__What to produce__
Copy out all of the data below with no alterations.

__Entries supplied__
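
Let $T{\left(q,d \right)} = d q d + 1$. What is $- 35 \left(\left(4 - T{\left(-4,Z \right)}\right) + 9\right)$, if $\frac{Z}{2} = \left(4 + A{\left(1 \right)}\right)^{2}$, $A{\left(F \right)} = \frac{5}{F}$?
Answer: $-3674580$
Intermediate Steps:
$Z = 162$ ($Z = 2 \left(4 + \frac{5}{1}\right)^{2} = 2 \left(4 + 5 \cdot 1\right)^{2} = 2 \left(4 + 5\right)^{2} = 2 \cdot 9^{2} = 2 \cdot 81 = 162$)
$T{\left(q,d \right)} = 1 + q d^{2}$ ($T{\left(q,d \right)} = q d^{2} + 1 = 1 + q d^{2}$)
$- 35 \left(\left(4 - T{\left(-4,Z \right)}\right) + 9\right) = - 35 \left(\left(4 - \left(1 - 4 \cdot 162^{2}\right)\right) + 9\right) = - 35 \left(\left(4 - \left(1 - 104976\right)\right) + 9\right) = - 35 \left(\left(4 - -104975\right) + 9\right) = - 35 \left(\left(4 + 104975\right) + 9\right) = - 35 \left(104979 + 9\right) = \left(-35\right) 104988 = -3674580$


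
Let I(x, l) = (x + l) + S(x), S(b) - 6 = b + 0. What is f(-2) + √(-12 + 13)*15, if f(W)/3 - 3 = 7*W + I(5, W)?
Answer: 24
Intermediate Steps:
S(b) = 6 + b (S(b) = 6 + (b + 0) = 6 + b)
I(x, l) = 6 + l + 2*x (I(x, l) = (x + l) + (6 + x) = (l + x) + (6 + x) = 6 + l + 2*x)
f(W) = 57 + 24*W (f(W) = 9 + 3*(7*W + (6 + W + 2*5)) = 9 + 3*(7*W + (6 + W + 10)) = 9 + 3*(7*W + (16 + W)) = 9 + 3*(16 + 8*W) = 9 + (48 + 24*W) = 57 + 24*W)
f(-2) + √(-12 + 13)*15 = (57 + 24*(-2)) + √(-12 + 13)*15 = (57 - 48) + √1*15 = 9 + 1*15 = 9 + 15 = 24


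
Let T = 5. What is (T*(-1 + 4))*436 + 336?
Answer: 6876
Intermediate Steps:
(T*(-1 + 4))*436 + 336 = (5*(-1 + 4))*436 + 336 = (5*3)*436 + 336 = 15*436 + 336 = 6540 + 336 = 6876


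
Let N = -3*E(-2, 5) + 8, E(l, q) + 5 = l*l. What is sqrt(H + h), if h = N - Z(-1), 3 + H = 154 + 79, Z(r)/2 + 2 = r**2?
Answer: 9*sqrt(3) ≈ 15.588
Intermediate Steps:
E(l, q) = -5 + l**2 (E(l, q) = -5 + l*l = -5 + l**2)
Z(r) = -4 + 2*r**2
N = 11 (N = -3*(-5 + (-2)**2) + 8 = -3*(-5 + 4) + 8 = -3*(-1) + 8 = 3 + 8 = 11)
H = 230 (H = -3 + (154 + 79) = -3 + 233 = 230)
h = 13 (h = 11 - (-4 + 2*(-1)**2) = 11 - (-4 + 2*1) = 11 - (-4 + 2) = 11 - 1*(-2) = 11 + 2 = 13)
sqrt(H + h) = sqrt(230 + 13) = sqrt(243) = 9*sqrt(3)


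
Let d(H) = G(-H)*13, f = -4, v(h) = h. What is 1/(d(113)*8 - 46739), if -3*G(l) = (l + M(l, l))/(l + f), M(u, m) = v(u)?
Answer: -27/1263761 ≈ -2.1365e-5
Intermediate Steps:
M(u, m) = u
G(l) = -2*l/(3*(-4 + l)) (G(l) = -(l + l)/(3*(l - 4)) = -2*l/(3*(-4 + l)))
d(H) = 26*H/(-12 - 3*H) (d(H) = -2*(-H)/(-12 + 3*(-H))*13 = -2*(-H)/(-12 - 3*H)*13 = (2*H/(-12 - 3*H))*13 = 26*H/(-12 - 3*H))
1/(d(113)*8 - 46739) = 1/(-26*113/(12 + 3*113)*8 - 46739) = 1/(-26*113/(12 + 339)*8 - 46739) = 1/(-26*113/351*8 - 46739) = 1/(-26*113*1/351*8 - 46739) = 1/(-226/27*8 - 46739) = 1/(-1808/27 - 46739) = 1/(-1263761/27) = -27/1263761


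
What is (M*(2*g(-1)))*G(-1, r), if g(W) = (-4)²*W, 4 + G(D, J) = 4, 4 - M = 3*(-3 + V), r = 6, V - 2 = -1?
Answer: 0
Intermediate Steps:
V = 1 (V = 2 - 1 = 1)
M = 10 (M = 4 - 3*(-3 + 1) = 4 - 3*(-2) = 4 - 1*(-6) = 4 + 6 = 10)
G(D, J) = 0 (G(D, J) = -4 + 4 = 0)
g(W) = 16*W
(M*(2*g(-1)))*G(-1, r) = (10*(2*(16*(-1))))*0 = (10*(2*(-16)))*0 = (10*(-32))*0 = -320*0 = 0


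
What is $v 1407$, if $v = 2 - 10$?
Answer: $-11256$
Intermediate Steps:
$v = -8$ ($v = 2 - 10 = -8$)
$v 1407 = \left(-8\right) 1407 = -11256$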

__Output for this task__
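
Let $T{\left(q,d \right)} = d q d + 1$. What is $- 35 \left(\left(4 - T{\left(-4,Z \right)}\right) + 9\right)$, if $\frac{Z}{2} = \left(4 + A{\left(1 \right)}\right)^{2}$, $A{\left(F \right)} = \frac{5}{F}$?
Answer: $-3674580$
Intermediate Steps:
$Z = 162$ ($Z = 2 \left(4 + \frac{5}{1}\right)^{2} = 2 \left(4 + 5 \cdot 1\right)^{2} = 2 \left(4 + 5\right)^{2} = 2 \cdot 9^{2} = 2 \cdot 81 = 162$)
$T{\left(q,d \right)} = 1 + q d^{2}$ ($T{\left(q,d \right)} = q d^{2} + 1 = 1 + q d^{2}$)
$- 35 \left(\left(4 - T{\left(-4,Z \right)}\right) + 9\right) = - 35 \left(\left(4 - \left(1 - 4 \cdot 162^{2}\right)\right) + 9\right) = - 35 \left(\left(4 - \left(1 - 104976\right)\right) + 9\right) = - 35 \left(\left(4 - -104975\right) + 9\right) = - 35 \left(\left(4 + 104975\right) + 9\right) = - 35 \left(104979 + 9\right) = \left(-35\right) 104988 = -3674580$


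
Let I(x, l) = (x + l) + S(x), S(b) - 6 = b + 0. What is f(-2) + √(-12 + 13)*15, if f(W)/3 - 3 = 7*W + I(5, W)?
Answer: 24
Intermediate Steps:
S(b) = 6 + b (S(b) = 6 + (b + 0) = 6 + b)
I(x, l) = 6 + l + 2*x (I(x, l) = (x + l) + (6 + x) = (l + x) + (6 + x) = 6 + l + 2*x)
f(W) = 57 + 24*W (f(W) = 9 + 3*(7*W + (6 + W + 2*5)) = 9 + 3*(7*W + (6 + W + 10)) = 9 + 3*(7*W + (16 + W)) = 9 + 3*(16 + 8*W) = 9 + (48 + 24*W) = 57 + 24*W)
f(-2) + √(-12 + 13)*15 = (57 + 24*(-2)) + √(-12 + 13)*15 = (57 - 48) + √1*15 = 9 + 1*15 = 9 + 15 = 24


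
Let T = 5. What is (T*(-1 + 4))*436 + 336?
Answer: 6876
Intermediate Steps:
(T*(-1 + 4))*436 + 336 = (5*(-1 + 4))*436 + 336 = (5*3)*436 + 336 = 15*436 + 336 = 6540 + 336 = 6876


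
Let N = -3*E(-2, 5) + 8, E(l, q) + 5 = l*l. What is sqrt(H + h), if h = N - Z(-1), 3 + H = 154 + 79, Z(r)/2 + 2 = r**2?
Answer: 9*sqrt(3) ≈ 15.588
Intermediate Steps:
E(l, q) = -5 + l**2 (E(l, q) = -5 + l*l = -5 + l**2)
Z(r) = -4 + 2*r**2
N = 11 (N = -3*(-5 + (-2)**2) + 8 = -3*(-5 + 4) + 8 = -3*(-1) + 8 = 3 + 8 = 11)
H = 230 (H = -3 + (154 + 79) = -3 + 233 = 230)
h = 13 (h = 11 - (-4 + 2*(-1)**2) = 11 - (-4 + 2*1) = 11 - (-4 + 2) = 11 - 1*(-2) = 11 + 2 = 13)
sqrt(H + h) = sqrt(230 + 13) = sqrt(243) = 9*sqrt(3)


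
Let d(H) = G(-H)*13, f = -4, v(h) = h. What is 1/(d(113)*8 - 46739), if -3*G(l) = (l + M(l, l))/(l + f), M(u, m) = v(u)?
Answer: -27/1263761 ≈ -2.1365e-5
Intermediate Steps:
M(u, m) = u
G(l) = -2*l/(3*(-4 + l)) (G(l) = -(l + l)/(3*(l - 4)) = -2*l/(3*(-4 + l)))
d(H) = 26*H/(-12 - 3*H) (d(H) = -2*(-H)/(-12 + 3*(-H))*13 = -2*(-H)/(-12 - 3*H)*13 = (2*H/(-12 - 3*H))*13 = 26*H/(-12 - 3*H))
1/(d(113)*8 - 46739) = 1/(-26*113/(12 + 3*113)*8 - 46739) = 1/(-26*113/(12 + 339)*8 - 46739) = 1/(-26*113/351*8 - 46739) = 1/(-26*113*1/351*8 - 46739) = 1/(-226/27*8 - 46739) = 1/(-1808/27 - 46739) = 1/(-1263761/27) = -27/1263761


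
What is (M*(2*g(-1)))*G(-1, r), if g(W) = (-4)²*W, 4 + G(D, J) = 4, 4 - M = 3*(-3 + V), r = 6, V - 2 = -1?
Answer: 0
Intermediate Steps:
V = 1 (V = 2 - 1 = 1)
M = 10 (M = 4 - 3*(-3 + 1) = 4 - 3*(-2) = 4 - 1*(-6) = 4 + 6 = 10)
G(D, J) = 0 (G(D, J) = -4 + 4 = 0)
g(W) = 16*W
(M*(2*g(-1)))*G(-1, r) = (10*(2*(16*(-1))))*0 = (10*(2*(-16)))*0 = (10*(-32))*0 = -320*0 = 0


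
What is $v 1407$, if $v = 2 - 10$?
Answer: $-11256$
Intermediate Steps:
$v = -8$ ($v = 2 - 10 = -8$)
$v 1407 = \left(-8\right) 1407 = -11256$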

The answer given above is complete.